*** Given data ***
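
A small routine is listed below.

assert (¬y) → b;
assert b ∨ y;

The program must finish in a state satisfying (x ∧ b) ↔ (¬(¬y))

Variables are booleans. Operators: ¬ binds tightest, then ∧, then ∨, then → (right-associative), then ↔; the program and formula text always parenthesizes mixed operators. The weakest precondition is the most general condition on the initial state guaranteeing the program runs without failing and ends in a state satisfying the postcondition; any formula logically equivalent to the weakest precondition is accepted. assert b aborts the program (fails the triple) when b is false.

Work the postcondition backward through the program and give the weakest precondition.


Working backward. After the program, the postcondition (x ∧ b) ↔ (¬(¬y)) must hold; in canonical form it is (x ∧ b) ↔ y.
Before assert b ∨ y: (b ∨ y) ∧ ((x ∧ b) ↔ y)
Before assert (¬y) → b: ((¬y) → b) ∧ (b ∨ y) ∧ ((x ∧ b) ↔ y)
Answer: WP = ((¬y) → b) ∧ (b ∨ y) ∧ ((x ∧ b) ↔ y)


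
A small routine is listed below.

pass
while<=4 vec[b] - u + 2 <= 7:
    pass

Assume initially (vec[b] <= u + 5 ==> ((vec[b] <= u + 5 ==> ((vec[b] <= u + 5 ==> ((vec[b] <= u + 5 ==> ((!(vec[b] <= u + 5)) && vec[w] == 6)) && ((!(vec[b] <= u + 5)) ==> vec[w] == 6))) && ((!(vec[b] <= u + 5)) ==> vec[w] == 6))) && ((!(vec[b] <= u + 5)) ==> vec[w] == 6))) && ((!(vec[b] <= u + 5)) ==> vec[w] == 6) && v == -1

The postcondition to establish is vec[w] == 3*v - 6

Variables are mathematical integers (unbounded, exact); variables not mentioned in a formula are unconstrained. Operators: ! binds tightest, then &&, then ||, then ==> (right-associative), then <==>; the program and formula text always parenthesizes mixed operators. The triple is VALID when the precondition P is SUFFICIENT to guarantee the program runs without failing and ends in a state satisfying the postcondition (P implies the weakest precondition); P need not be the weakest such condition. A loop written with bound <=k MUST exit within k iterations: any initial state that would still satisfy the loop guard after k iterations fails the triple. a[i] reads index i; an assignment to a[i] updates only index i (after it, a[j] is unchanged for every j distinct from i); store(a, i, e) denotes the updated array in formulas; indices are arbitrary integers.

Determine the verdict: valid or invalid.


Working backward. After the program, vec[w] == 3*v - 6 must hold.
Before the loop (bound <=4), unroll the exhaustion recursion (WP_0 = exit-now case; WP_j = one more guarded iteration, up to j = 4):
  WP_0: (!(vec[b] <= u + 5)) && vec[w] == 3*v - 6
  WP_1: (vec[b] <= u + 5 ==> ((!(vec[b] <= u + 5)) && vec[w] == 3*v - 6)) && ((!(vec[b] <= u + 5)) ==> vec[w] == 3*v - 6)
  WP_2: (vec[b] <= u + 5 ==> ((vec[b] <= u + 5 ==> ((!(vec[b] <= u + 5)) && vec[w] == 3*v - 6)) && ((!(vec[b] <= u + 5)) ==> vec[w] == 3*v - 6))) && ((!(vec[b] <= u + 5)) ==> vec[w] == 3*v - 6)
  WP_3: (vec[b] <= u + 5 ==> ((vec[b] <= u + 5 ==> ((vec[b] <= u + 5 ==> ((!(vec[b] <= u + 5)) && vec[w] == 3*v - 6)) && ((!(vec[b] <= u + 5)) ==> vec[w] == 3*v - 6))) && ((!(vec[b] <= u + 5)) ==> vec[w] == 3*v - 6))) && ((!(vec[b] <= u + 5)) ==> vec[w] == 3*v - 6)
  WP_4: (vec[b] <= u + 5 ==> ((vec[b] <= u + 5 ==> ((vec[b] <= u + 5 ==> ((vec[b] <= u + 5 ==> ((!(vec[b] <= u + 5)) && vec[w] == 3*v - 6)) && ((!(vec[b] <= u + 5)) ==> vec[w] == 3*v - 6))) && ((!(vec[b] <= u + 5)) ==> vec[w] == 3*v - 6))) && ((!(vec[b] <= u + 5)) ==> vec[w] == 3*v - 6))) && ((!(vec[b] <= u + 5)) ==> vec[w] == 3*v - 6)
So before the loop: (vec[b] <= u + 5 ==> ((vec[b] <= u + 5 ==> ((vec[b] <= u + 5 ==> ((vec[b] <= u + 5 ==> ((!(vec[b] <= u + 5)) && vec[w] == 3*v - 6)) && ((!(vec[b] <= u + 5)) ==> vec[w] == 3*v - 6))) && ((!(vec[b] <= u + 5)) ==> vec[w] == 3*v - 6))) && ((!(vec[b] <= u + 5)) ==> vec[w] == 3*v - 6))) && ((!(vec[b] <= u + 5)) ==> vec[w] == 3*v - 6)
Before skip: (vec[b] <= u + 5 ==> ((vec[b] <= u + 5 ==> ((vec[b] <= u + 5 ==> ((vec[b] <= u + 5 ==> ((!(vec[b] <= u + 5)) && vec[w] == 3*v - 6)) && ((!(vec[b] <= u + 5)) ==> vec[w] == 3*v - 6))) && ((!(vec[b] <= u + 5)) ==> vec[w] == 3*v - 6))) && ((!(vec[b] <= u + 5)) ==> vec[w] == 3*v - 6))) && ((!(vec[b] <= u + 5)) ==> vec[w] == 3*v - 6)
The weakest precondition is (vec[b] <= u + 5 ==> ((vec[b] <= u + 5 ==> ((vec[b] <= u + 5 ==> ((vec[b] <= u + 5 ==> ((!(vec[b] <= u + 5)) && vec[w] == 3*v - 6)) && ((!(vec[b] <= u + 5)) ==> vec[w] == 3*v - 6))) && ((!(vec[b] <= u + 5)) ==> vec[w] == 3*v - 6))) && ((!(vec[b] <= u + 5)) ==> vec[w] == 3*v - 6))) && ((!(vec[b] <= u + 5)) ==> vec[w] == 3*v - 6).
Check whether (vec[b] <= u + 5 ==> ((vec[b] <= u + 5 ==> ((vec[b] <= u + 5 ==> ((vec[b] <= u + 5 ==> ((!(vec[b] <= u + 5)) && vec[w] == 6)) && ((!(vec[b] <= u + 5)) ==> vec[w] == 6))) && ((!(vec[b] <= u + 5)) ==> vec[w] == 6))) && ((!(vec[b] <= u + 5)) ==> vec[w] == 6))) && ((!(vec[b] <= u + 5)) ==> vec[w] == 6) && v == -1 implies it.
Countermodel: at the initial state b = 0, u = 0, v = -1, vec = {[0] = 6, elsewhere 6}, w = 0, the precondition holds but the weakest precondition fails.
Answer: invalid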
*** End of Given data ***
Exercise brief:
Every line in the material must be repeated verbatim.

Reply:
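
A small routine is listed below.

assert (¬y) → b;
assert b ∨ y;

The program must finish in a state satisfying (x ∧ b) ↔ (¬(¬y))

Variables are booleans. Operators: ¬ binds tightest, then ∧, then ∨, then → (right-associative), then ↔; the program and formula text always parenthesizes mixed operators. The weakest precondition is the most general condition on the initial state guaranteeing the program runs without failing and ends in a state satisfying the postcondition; any formula logically equivalent to the weakest precondition is accepted. assert b aborts the program (fails the triple) when b is false.

Work the postcondition backward through the program and give the weakest precondition.


Working backward. After the program, the postcondition (x ∧ b) ↔ (¬(¬y)) must hold; in canonical form it is (x ∧ b) ↔ y.
Before assert b ∨ y: (b ∨ y) ∧ ((x ∧ b) ↔ y)
Before assert (¬y) → b: ((¬y) → b) ∧ (b ∨ y) ∧ ((x ∧ b) ↔ y)
Answer: WP = ((¬y) → b) ∧ (b ∨ y) ∧ ((x ∧ b) ↔ y)


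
A small routine is listed below.

pass
while<=4 vec[b] - u + 2 <= 7:
    pass

Assume initially (vec[b] <= u + 5 ==> ((vec[b] <= u + 5 ==> ((vec[b] <= u + 5 ==> ((vec[b] <= u + 5 ==> ((!(vec[b] <= u + 5)) && vec[w] == 6)) && ((!(vec[b] <= u + 5)) ==> vec[w] == 6))) && ((!(vec[b] <= u + 5)) ==> vec[w] == 6))) && ((!(vec[b] <= u + 5)) ==> vec[w] == 6))) && ((!(vec[b] <= u + 5)) ==> vec[w] == 6) && v == -1

The postcondition to establish is vec[w] == 3*v - 6

Variables are mathematical integers (unbounded, exact); variables not mentioned in a formula are unconstrained. Operators: ! binds tightest, then &&, then ||, then ==> (right-associative), then <==>; the program and formula text always parenthesizes mixed operators. The triple is VALID when the precondition P is SUFFICIENT to guarantee the program runs without failing and ends in a state satisfying the postcondition (P implies the weakest precondition); P need not be the weakest such condition. A loop written with bound <=k MUST exit within k iterations: any initial state that would still satisfy the loop guard after k iterations fails the triple. a[i] reads index i; an assignment to a[i] updates only index i (after it, a[j] is unchanged for every j distinct from i); store(a, i, e) denotes the updated array in formulas; indices are arbitrary integers.

Determine the verdict: valid or invalid.


Working backward. After the program, vec[w] == 3*v - 6 must hold.
Before the loop (bound <=4), unroll the exhaustion recursion (WP_0 = exit-now case; WP_j = one more guarded iteration, up to j = 4):
  WP_0: (!(vec[b] <= u + 5)) && vec[w] == 3*v - 6
  WP_1: (vec[b] <= u + 5 ==> ((!(vec[b] <= u + 5)) && vec[w] == 3*v - 6)) && ((!(vec[b] <= u + 5)) ==> vec[w] == 3*v - 6)
  WP_2: (vec[b] <= u + 5 ==> ((vec[b] <= u + 5 ==> ((!(vec[b] <= u + 5)) && vec[w] == 3*v - 6)) && ((!(vec[b] <= u + 5)) ==> vec[w] == 3*v - 6))) && ((!(vec[b] <= u + 5)) ==> vec[w] == 3*v - 6)
  WP_3: (vec[b] <= u + 5 ==> ((vec[b] <= u + 5 ==> ((vec[b] <= u + 5 ==> ((!(vec[b] <= u + 5)) && vec[w] == 3*v - 6)) && ((!(vec[b] <= u + 5)) ==> vec[w] == 3*v - 6))) && ((!(vec[b] <= u + 5)) ==> vec[w] == 3*v - 6))) && ((!(vec[b] <= u + 5)) ==> vec[w] == 3*v - 6)
  WP_4: (vec[b] <= u + 5 ==> ((vec[b] <= u + 5 ==> ((vec[b] <= u + 5 ==> ((vec[b] <= u + 5 ==> ((!(vec[b] <= u + 5)) && vec[w] == 3*v - 6)) && ((!(vec[b] <= u + 5)) ==> vec[w] == 3*v - 6))) && ((!(vec[b] <= u + 5)) ==> vec[w] == 3*v - 6))) && ((!(vec[b] <= u + 5)) ==> vec[w] == 3*v - 6))) && ((!(vec[b] <= u + 5)) ==> vec[w] == 3*v - 6)
So before the loop: (vec[b] <= u + 5 ==> ((vec[b] <= u + 5 ==> ((vec[b] <= u + 5 ==> ((vec[b] <= u + 5 ==> ((!(vec[b] <= u + 5)) && vec[w] == 3*v - 6)) && ((!(vec[b] <= u + 5)) ==> vec[w] == 3*v - 6))) && ((!(vec[b] <= u + 5)) ==> vec[w] == 3*v - 6))) && ((!(vec[b] <= u + 5)) ==> vec[w] == 3*v - 6))) && ((!(vec[b] <= u + 5)) ==> vec[w] == 3*v - 6)
Before skip: (vec[b] <= u + 5 ==> ((vec[b] <= u + 5 ==> ((vec[b] <= u + 5 ==> ((vec[b] <= u + 5 ==> ((!(vec[b] <= u + 5)) && vec[w] == 3*v - 6)) && ((!(vec[b] <= u + 5)) ==> vec[w] == 3*v - 6))) && ((!(vec[b] <= u + 5)) ==> vec[w] == 3*v - 6))) && ((!(vec[b] <= u + 5)) ==> vec[w] == 3*v - 6))) && ((!(vec[b] <= u + 5)) ==> vec[w] == 3*v - 6)
The weakest precondition is (vec[b] <= u + 5 ==> ((vec[b] <= u + 5 ==> ((vec[b] <= u + 5 ==> ((vec[b] <= u + 5 ==> ((!(vec[b] <= u + 5)) && vec[w] == 3*v - 6)) && ((!(vec[b] <= u + 5)) ==> vec[w] == 3*v - 6))) && ((!(vec[b] <= u + 5)) ==> vec[w] == 3*v - 6))) && ((!(vec[b] <= u + 5)) ==> vec[w] == 3*v - 6))) && ((!(vec[b] <= u + 5)) ==> vec[w] == 3*v - 6).
Check whether (vec[b] <= u + 5 ==> ((vec[b] <= u + 5 ==> ((vec[b] <= u + 5 ==> ((vec[b] <= u + 5 ==> ((!(vec[b] <= u + 5)) && vec[w] == 6)) && ((!(vec[b] <= u + 5)) ==> vec[w] == 6))) && ((!(vec[b] <= u + 5)) ==> vec[w] == 6))) && ((!(vec[b] <= u + 5)) ==> vec[w] == 6))) && ((!(vec[b] <= u + 5)) ==> vec[w] == 6) && v == -1 implies it.
Countermodel: at the initial state b = 0, u = 0, v = -1, vec = {[0] = 6, elsewhere 6}, w = 0, the precondition holds but the weakest precondition fails.
Answer: invalid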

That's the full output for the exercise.